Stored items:

▬▬▬

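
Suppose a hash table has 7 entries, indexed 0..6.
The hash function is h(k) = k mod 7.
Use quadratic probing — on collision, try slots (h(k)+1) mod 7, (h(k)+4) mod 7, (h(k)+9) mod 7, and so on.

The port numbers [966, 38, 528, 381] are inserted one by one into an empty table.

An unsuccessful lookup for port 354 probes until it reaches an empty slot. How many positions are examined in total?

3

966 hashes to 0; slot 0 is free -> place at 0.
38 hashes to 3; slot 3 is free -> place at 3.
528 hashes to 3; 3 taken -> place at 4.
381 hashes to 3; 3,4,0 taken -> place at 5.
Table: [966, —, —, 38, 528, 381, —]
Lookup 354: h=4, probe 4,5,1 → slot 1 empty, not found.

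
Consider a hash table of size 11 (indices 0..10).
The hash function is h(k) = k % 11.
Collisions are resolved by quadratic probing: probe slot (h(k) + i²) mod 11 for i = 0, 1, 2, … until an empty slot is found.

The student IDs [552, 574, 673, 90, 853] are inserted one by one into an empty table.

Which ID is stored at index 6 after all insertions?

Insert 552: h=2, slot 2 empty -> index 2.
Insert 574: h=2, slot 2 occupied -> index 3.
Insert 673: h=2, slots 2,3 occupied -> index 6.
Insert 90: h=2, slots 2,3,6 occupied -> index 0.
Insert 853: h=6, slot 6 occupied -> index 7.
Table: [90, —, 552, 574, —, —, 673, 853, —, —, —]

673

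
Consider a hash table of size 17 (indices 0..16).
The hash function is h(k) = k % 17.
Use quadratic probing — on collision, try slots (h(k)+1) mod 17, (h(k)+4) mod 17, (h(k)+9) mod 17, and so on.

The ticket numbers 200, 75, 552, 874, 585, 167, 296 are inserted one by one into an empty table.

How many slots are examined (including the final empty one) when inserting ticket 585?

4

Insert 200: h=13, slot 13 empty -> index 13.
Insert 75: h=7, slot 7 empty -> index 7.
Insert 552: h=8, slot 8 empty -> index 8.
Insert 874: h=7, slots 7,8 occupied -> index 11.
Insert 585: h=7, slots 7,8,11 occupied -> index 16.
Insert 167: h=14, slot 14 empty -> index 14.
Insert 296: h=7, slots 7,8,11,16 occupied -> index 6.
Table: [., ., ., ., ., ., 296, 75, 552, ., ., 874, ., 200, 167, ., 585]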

▬▬▬

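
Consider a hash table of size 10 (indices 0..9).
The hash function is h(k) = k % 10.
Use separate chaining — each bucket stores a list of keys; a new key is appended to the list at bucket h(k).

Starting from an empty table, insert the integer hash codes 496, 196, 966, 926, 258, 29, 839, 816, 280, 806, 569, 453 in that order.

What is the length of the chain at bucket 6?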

▬▬▬

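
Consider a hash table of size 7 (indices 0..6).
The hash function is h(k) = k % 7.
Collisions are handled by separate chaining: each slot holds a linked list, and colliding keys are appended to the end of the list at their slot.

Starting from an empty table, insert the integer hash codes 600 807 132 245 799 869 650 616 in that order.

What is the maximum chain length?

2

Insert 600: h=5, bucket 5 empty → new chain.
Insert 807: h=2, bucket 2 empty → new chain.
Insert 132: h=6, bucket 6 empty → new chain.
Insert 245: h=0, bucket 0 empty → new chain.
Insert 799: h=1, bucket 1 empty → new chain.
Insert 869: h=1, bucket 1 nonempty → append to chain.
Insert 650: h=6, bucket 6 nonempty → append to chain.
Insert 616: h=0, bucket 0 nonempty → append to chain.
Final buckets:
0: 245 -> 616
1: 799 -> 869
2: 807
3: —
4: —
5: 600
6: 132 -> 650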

▬▬▬

▸ **YOUR TASK**
Retype the records above, but only those lines that fall between the line containing "Which ID is" and the line containing "The hash function is h(k) = k % 17.", with both of those lines included, exactly as written.

▸ **EXERCISE ANSWER**
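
Which ID is stored at index 6 after all insertions?

Insert 552: h=2, slot 2 empty -> index 2.
Insert 574: h=2, slot 2 occupied -> index 3.
Insert 673: h=2, slots 2,3 occupied -> index 6.
Insert 90: h=2, slots 2,3,6 occupied -> index 0.
Insert 853: h=6, slot 6 occupied -> index 7.
Table: [90, —, 552, 574, —, —, 673, 853, —, —, —]

673

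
Consider a hash table of size 17 (indices 0..16).
The hash function is h(k) = k % 17.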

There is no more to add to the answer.